[Data records — start]

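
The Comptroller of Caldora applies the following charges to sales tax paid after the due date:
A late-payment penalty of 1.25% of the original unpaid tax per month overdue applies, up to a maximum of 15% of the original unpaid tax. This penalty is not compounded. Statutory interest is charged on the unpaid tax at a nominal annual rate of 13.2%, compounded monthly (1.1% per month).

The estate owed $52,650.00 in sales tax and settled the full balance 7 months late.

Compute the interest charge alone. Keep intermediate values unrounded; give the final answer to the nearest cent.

$4,190.31

Interest: $52,650.00 × ((1 + 0.011)^7 − 1) = $52,650.00 × 0.0795881… = $4,190.3135…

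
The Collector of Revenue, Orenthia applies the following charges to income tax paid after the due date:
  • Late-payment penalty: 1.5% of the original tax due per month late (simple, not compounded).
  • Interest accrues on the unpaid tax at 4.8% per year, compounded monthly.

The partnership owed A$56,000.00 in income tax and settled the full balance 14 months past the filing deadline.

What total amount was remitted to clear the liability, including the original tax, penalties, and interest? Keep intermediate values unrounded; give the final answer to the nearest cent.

A$70,978.86

Late-payment penalty: 14 × 1.5% × A$56,000.00 = A$11,760.00
Interest (4.8%/yr ÷ 12 = 0.4%/month): A$56,000.00 × ((1 + 0.004)^14 − 1) = A$3,218.8550…
Total = A$56,000.00 + A$11,760.0000 + A$3,218.8550… = A$70,978.86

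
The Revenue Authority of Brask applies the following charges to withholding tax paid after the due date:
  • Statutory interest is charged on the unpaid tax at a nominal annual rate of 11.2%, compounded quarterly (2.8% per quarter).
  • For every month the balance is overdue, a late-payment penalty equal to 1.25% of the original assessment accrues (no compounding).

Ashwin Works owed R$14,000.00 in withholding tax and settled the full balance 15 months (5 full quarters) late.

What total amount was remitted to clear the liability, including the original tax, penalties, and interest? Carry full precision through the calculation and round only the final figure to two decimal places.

Late-payment penalty = 1.25% × R$14,000.00 × 15 mo = R$2,625.00
Interest: R$14,000.00 × ((1 + 0.028)^5 − 1) = R$14,000.00 × 0.1480626… = R$2,072.8765…
Total = R$14,000.00 + R$2,625.0000 + R$2,072.8765… = R$18,697.88

R$18,697.88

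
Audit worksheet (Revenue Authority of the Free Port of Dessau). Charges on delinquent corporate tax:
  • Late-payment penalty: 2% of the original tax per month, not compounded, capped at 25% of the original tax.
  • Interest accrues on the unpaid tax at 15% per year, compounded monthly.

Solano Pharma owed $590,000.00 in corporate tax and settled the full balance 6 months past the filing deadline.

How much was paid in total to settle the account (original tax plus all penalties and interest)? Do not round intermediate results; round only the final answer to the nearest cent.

$706,456.08

Penalty: 6 × 2% × $590,000.00 = $70,800.00 (below the 25% cap of $147,500.00)
Interest (15%/yr ÷ 12 = 1.25%/month): $590,000.00 × ((1 + 0.0125)^6 − 1) = $45,656.0765…
Total = $590,000.00 + $70,800.0000 + $45,656.0765… = $706,456.08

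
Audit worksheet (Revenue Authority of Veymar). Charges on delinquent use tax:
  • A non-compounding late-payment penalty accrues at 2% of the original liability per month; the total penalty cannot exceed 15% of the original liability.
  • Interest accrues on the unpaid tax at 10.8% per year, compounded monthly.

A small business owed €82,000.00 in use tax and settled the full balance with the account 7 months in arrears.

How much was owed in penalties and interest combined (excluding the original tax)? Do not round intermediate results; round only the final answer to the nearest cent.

Penalty: 7 × 2% × €82,000.00 = €11,480.00 (below the 15% cap of €12,300.00)
Interest (10.8%/yr ÷ 12 = 0.9%/month): €82,000.00 × ((1 + 0.009)^7 − 1) = €5,307.5932…
Penalties + interest = €11,480.0000 + €5,307.5932… = €16,787.59

€16,787.59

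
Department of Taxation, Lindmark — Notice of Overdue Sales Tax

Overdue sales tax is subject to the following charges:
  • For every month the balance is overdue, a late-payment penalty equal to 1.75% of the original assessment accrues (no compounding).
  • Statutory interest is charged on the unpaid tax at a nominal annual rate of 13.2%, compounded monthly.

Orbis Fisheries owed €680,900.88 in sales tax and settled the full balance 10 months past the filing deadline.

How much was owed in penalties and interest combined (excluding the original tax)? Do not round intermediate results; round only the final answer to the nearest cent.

Late-payment penalty = 1.75% × €680,900.88 × 10 mo = €119,157.65…
Interest (13.2%/yr ÷ 12 = 1.1%/month): €680,900.88 × ((1 + 0.011)^10 − 1) = €78,717.4770…
Penalties + interest = €119,157.6540 + €78,717.4770… = €197,875.13

€197,875.13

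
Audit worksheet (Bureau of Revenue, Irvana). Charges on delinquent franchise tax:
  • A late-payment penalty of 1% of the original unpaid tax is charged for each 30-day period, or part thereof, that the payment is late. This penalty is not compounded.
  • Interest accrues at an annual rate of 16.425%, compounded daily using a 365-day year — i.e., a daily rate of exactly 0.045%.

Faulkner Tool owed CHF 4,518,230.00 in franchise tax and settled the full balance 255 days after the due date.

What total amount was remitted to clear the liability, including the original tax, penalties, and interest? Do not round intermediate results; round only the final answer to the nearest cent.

CHF 5,474,125.06

Penalty periods: ⌈255/30⌉ = 9; penalty = 9 × 1% × CHF 4,518,230.00 = CHF 406,640.70
Interest: CHF 4,518,230.00 × ((1 + 0.00045)^255 − 1) = CHF 4,518,230.00 × 0.12156406… = CHF 549,254.3611…
Total = CHF 4,518,230.00 + CHF 406,640.7000 + CHF 549,254.3611… = CHF 5,474,125.06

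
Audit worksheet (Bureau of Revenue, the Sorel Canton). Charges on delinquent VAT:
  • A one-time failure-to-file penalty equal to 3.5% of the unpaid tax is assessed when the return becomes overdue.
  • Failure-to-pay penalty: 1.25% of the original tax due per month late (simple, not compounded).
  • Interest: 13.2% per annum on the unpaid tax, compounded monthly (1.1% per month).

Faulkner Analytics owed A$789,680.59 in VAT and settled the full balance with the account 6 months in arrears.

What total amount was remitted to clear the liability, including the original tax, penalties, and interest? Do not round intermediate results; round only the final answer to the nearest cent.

Failure-to-file penalty: 3.5% × A$789,680.59 = A$27,638.82…
Failure-to-pay penalty = 1.25% × A$789,680.59 × 6 mo = A$59,226.04…
Interest: A$789,680.59 × ((1 + 0.011)^6 − 1) = A$789,680.59 × 0.0678418… = A$53,573.3847…
Total = A$789,680.59 + A$86,864.8649 + A$53,573.3847… = A$930,118.84

A$930,118.84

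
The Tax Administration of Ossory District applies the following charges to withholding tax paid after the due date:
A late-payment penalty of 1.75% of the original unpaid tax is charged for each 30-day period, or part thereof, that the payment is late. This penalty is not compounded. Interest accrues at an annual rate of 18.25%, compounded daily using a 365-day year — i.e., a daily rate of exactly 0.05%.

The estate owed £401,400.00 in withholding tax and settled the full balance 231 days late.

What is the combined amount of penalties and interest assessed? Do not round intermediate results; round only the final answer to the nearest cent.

Penalty periods: ⌈231/30⌉ = 8; penalty = 8 × 1.75% × £401,400.00 = £56,196.00
Interest: £401,400.00 × ((1 + 0.0005)^231 − 1) = £401,400.00 × 0.12240212… = £49,132.2092…
Penalties + interest = £56,196.0000 + £49,132.2092… = £105,328.21

£105,328.21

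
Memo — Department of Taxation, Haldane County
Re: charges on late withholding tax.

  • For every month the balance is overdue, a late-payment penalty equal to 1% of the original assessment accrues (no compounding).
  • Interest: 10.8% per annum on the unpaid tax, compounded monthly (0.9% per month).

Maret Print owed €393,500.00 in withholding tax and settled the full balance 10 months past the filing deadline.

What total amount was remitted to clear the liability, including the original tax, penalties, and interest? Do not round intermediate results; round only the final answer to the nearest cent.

€469,734.28

Late-payment penalty: 10 × 1% × €393,500.00 = €39,350.00
Interest: €393,500.00 × ((1 + 0.009)^10 − 1) = €393,500.00 × 0.0937339… = €36,884.2789…
Total = €393,500.00 + €39,350.0000 + €36,884.2789… = €469,734.28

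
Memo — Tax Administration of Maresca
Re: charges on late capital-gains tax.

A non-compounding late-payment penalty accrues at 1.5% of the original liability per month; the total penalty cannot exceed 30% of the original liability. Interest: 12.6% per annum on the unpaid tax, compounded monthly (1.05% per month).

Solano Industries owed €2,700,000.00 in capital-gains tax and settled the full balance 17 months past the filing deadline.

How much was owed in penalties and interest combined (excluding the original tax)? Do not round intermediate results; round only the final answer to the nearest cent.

Penalty: 17 × 1.5% × €2,700,000.00 = €688,500.00 (below the 30% cap of €810,000.00)
Interest: €2,700,000.00 × ((1 + 0.0105)^17 − 1) = €2,700,000.00 × 0.1943109… = €524,639.4858…
Penalties + interest = €688,500.0000 + €524,639.4858… = €1,213,139.49

€1,213,139.49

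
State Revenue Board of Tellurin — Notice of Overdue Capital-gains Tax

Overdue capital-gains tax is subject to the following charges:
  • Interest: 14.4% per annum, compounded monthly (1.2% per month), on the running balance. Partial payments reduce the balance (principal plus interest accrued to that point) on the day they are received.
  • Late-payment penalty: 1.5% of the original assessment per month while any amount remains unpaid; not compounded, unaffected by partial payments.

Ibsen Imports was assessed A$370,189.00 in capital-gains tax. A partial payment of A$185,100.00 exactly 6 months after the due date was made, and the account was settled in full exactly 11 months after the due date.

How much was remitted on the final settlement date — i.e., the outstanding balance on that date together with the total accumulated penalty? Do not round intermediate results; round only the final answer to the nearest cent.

A$286,699.39

Balance at month 6: A$370,189.0000 × (1 + 0.012)^6 = A$397,655.1257…
After A$185,100.00 payment: A$397,655.1257… − A$185,100.00 = A$212,555.1257…
Balance at month 11: A$212,555.1257… × (1 + 0.012)^5 = A$225,618.2076…
Penalty: 11 × 1.5% × A$370,189.00 = A$61,081.19…
Final settlement = outstanding balance + penalty = A$225,618.2076… + A$61,081.19… = A$286,699.39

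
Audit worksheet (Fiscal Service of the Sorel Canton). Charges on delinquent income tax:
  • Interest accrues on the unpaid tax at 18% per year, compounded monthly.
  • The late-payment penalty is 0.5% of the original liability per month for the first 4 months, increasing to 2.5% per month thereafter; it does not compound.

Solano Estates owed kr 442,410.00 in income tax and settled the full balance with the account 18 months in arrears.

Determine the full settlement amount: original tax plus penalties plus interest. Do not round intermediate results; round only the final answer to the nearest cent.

kr 742,072.27

Penalty, months 1–4: 4 × 0.5% × kr 442,410.00 = kr 8,848.20
Penalty, months 5–18: 14 × 2.5% × kr 442,410.00 = kr 154,843.50
Interest (18%/yr ÷ 12 = 1.5%/month): kr 442,410.00 × ((1 + 0.015)^18 − 1) = kr 135,970.5707…
Total = kr 442,410.00 + kr 163,691.7000 + kr 135,970.5707… = kr 742,072.27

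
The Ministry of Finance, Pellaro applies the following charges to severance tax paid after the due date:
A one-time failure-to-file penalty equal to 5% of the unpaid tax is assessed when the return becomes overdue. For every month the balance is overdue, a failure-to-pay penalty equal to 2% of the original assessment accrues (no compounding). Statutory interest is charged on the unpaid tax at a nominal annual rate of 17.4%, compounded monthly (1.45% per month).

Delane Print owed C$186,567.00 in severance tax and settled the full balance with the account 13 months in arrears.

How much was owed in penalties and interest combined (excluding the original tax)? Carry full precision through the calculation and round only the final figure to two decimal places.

Failure-to-file penalty: 5% × C$186,567.00 = C$9,328.35
Failure-to-pay penalty: 13 × 2% × C$186,567.00 = C$48,507.42
Interest: C$186,567.00 × ((1 + 0.0145)^13 − 1) = C$186,567.00 × 0.2058039… = C$38,396.2077…
Penalties + interest = C$57,835.7700 + C$38,396.2077… = C$96,231.98

C$96,231.98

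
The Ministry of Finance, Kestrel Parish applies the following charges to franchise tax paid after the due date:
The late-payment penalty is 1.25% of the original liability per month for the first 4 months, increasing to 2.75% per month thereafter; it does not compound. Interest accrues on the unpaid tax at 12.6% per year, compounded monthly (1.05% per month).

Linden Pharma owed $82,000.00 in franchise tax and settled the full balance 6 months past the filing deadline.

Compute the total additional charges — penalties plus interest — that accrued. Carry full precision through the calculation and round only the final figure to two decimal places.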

[Data records — finish]

Look in the material above for the line with "2.5% per month thereafter; it does not compound." and the line with "The Ministry of Finance, Pellaro", and transcribe exactly those lines and all lines between them, nothing more.

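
  • The late-payment penalty is 0.5% of the original liability per month for the first 4 months, increasing to 2.5% per month thereafter; it does not compound.

Solano Estates owed kr 442,410.00 in income tax and settled the full balance with the account 18 months in arrears.

Determine the full settlement amount: original tax plus penalties plus interest. Do not round intermediate results; round only the final answer to the nearest cent.

kr 742,072.27

Penalty, months 1–4: 4 × 0.5% × kr 442,410.00 = kr 8,848.20
Penalty, months 5–18: 14 × 2.5% × kr 442,410.00 = kr 154,843.50
Interest (18%/yr ÷ 12 = 1.5%/month): kr 442,410.00 × ((1 + 0.015)^18 − 1) = kr 135,970.5707…
Total = kr 442,410.00 + kr 163,691.7000 + kr 135,970.5707… = kr 742,072.27

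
The Ministry of Finance, Pellaro applies the following charges to severance tax paid after the due date: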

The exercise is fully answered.